=== WHAT IS BEING ASKED ===
Repeat the entries below in full, with every character unchanged.
** EXERCISE INPUT follows **
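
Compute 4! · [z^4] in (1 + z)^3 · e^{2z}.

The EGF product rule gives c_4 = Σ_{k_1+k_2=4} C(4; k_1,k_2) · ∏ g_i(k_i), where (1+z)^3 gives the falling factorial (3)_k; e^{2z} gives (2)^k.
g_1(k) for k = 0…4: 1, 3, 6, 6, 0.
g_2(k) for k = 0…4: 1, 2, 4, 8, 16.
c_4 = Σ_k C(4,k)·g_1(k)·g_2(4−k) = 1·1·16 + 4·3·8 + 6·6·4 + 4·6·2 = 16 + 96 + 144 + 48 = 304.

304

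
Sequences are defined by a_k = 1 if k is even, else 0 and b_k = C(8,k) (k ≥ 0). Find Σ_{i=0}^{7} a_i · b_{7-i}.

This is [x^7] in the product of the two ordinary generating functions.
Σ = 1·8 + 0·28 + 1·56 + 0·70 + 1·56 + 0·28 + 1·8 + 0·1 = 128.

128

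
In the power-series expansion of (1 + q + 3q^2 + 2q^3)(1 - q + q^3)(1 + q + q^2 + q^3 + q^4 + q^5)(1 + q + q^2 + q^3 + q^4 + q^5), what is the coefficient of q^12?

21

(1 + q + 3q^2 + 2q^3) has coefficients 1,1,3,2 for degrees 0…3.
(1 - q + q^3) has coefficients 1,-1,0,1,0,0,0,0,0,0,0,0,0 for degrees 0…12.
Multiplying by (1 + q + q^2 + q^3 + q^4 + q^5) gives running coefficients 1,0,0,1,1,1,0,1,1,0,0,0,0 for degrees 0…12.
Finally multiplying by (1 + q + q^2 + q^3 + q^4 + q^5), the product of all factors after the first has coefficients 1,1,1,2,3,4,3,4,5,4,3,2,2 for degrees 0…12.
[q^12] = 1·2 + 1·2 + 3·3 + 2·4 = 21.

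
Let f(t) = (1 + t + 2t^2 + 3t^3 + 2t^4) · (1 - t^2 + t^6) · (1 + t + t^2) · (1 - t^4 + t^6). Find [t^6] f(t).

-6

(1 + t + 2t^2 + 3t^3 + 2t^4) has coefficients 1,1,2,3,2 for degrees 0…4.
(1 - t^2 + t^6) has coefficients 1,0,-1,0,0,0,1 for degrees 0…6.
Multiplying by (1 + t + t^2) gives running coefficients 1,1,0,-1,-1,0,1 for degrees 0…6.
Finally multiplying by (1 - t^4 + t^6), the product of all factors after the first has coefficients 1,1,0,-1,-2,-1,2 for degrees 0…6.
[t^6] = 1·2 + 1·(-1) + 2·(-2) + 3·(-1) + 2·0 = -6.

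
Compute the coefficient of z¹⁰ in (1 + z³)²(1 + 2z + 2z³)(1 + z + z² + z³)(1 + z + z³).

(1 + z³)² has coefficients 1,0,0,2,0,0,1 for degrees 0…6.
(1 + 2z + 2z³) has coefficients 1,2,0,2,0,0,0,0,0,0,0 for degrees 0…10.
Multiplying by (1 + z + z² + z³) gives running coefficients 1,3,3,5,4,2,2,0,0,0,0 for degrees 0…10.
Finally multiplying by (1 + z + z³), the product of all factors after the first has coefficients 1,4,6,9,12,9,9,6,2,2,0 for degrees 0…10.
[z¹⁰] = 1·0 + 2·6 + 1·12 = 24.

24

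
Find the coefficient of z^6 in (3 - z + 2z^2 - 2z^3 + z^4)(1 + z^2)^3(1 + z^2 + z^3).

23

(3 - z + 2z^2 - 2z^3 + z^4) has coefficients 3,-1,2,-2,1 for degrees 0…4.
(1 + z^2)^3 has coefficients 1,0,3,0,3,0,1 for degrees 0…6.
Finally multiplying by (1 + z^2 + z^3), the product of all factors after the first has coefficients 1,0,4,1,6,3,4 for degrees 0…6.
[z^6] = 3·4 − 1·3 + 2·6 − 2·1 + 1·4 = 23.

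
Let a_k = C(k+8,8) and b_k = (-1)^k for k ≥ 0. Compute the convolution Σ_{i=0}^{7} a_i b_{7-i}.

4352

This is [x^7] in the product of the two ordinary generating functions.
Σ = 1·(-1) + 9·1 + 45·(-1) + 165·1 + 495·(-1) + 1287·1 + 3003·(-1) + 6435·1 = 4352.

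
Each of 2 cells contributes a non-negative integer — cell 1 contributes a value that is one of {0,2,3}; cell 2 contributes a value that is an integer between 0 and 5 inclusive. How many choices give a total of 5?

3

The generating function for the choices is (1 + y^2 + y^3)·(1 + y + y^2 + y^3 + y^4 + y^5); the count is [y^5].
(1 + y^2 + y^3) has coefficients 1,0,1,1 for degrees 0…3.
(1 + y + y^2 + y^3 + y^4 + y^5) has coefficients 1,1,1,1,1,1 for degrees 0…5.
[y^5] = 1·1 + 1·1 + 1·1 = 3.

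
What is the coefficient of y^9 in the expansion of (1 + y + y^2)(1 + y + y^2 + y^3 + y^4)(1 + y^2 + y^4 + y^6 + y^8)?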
** End of EXERCISE INPUT **
=== RESULT OF THIS TASK ===
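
Compute 4! · [z^4] in (1 + z)^3 · e^{2z}.

The EGF product rule gives c_4 = Σ_{k_1+k_2=4} C(4; k_1,k_2) · ∏ g_i(k_i), where (1+z)^3 gives the falling factorial (3)_k; e^{2z} gives (2)^k.
g_1(k) for k = 0…4: 1, 3, 6, 6, 0.
g_2(k) for k = 0…4: 1, 2, 4, 8, 16.
c_4 = Σ_k C(4,k)·g_1(k)·g_2(4−k) = 1·1·16 + 4·3·8 + 6·6·4 + 4·6·2 = 16 + 96 + 144 + 48 = 304.

304

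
Sequences are defined by a_k = 1 if k is even, else 0 and b_k = C(8,k) (k ≥ 0). Find Σ_{i=0}^{7} a_i · b_{7-i}.

This is [x^7] in the product of the two ordinary generating functions.
Σ = 1·8 + 0·28 + 1·56 + 0·70 + 1·56 + 0·28 + 1·8 + 0·1 = 128.

128

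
In the power-series expansion of (1 + q + 3q^2 + 2q^3)(1 - q + q^3)(1 + q + q^2 + q^3 + q^4 + q^5)(1 + q + q^2 + q^3 + q^4 + q^5), what is the coefficient of q^12?

21

(1 + q + 3q^2 + 2q^3) has coefficients 1,1,3,2 for degrees 0…3.
(1 - q + q^3) has coefficients 1,-1,0,1,0,0,0,0,0,0,0,0,0 for degrees 0…12.
Multiplying by (1 + q + q^2 + q^3 + q^4 + q^5) gives running coefficients 1,0,0,1,1,1,0,1,1,0,0,0,0 for degrees 0…12.
Finally multiplying by (1 + q + q^2 + q^3 + q^4 + q^5), the product of all factors after the first has coefficients 1,1,1,2,3,4,3,4,5,4,3,2,2 for degrees 0…12.
[q^12] = 1·2 + 1·2 + 3·3 + 2·4 = 21.

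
Let f(t) = (1 + t + 2t^2 + 3t^3 + 2t^4) · (1 - t^2 + t^6) · (1 + t + t^2) · (1 - t^4 + t^6). Find [t^6] f(t).

-6

(1 + t + 2t^2 + 3t^3 + 2t^4) has coefficients 1,1,2,3,2 for degrees 0…4.
(1 - t^2 + t^6) has coefficients 1,0,-1,0,0,0,1 for degrees 0…6.
Multiplying by (1 + t + t^2) gives running coefficients 1,1,0,-1,-1,0,1 for degrees 0…6.
Finally multiplying by (1 - t^4 + t^6), the product of all factors after the first has coefficients 1,1,0,-1,-2,-1,2 for degrees 0…6.
[t^6] = 1·2 + 1·(-1) + 2·(-2) + 3·(-1) + 2·0 = -6.

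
Compute the coefficient of z¹⁰ in (1 + z³)²(1 + 2z + 2z³)(1 + z + z² + z³)(1 + z + z³).

(1 + z³)² has coefficients 1,0,0,2,0,0,1 for degrees 0…6.
(1 + 2z + 2z³) has coefficients 1,2,0,2,0,0,0,0,0,0,0 for degrees 0…10.
Multiplying by (1 + z + z² + z³) gives running coefficients 1,3,3,5,4,2,2,0,0,0,0 for degrees 0…10.
Finally multiplying by (1 + z + z³), the product of all factors after the first has coefficients 1,4,6,9,12,9,9,6,2,2,0 for degrees 0…10.
[z¹⁰] = 1·0 + 2·6 + 1·12 = 24.

24

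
Find the coefficient of z^6 in (3 - z + 2z^2 - 2z^3 + z^4)(1 + z^2)^3(1 + z^2 + z^3).

23

(3 - z + 2z^2 - 2z^3 + z^4) has coefficients 3,-1,2,-2,1 for degrees 0…4.
(1 + z^2)^3 has coefficients 1,0,3,0,3,0,1 for degrees 0…6.
Finally multiplying by (1 + z^2 + z^3), the product of all factors after the first has coefficients 1,0,4,1,6,3,4 for degrees 0…6.
[z^6] = 3·4 − 1·3 + 2·6 − 2·1 + 1·4 = 23.

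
Let a_k = C(k+8,8) and b_k = (-1)^k for k ≥ 0. Compute the convolution Σ_{i=0}^{7} a_i b_{7-i}.

4352

This is [x^7] in the product of the two ordinary generating functions.
Σ = 1·(-1) + 9·1 + 45·(-1) + 165·1 + 495·(-1) + 1287·1 + 3003·(-1) + 6435·1 = 4352.

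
Each of 2 cells contributes a non-negative integer — cell 1 contributes a value that is one of {0,2,3}; cell 2 contributes a value that is an integer between 0 and 5 inclusive. How many choices give a total of 5?

3

The generating function for the choices is (1 + y^2 + y^3)·(1 + y + y^2 + y^3 + y^4 + y^5); the count is [y^5].
(1 + y^2 + y^3) has coefficients 1,0,1,1 for degrees 0…3.
(1 + y + y^2 + y^3 + y^4 + y^5) has coefficients 1,1,1,1,1,1 for degrees 0…5.
[y^5] = 1·1 + 1·1 + 1·1 = 3.

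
What is the coefficient of y^9 in the expansion of (1 + y + y^2)(1 + y + y^2 + y^3 + y^4)(1 + y^2 + y^4 + y^6 + y^8)?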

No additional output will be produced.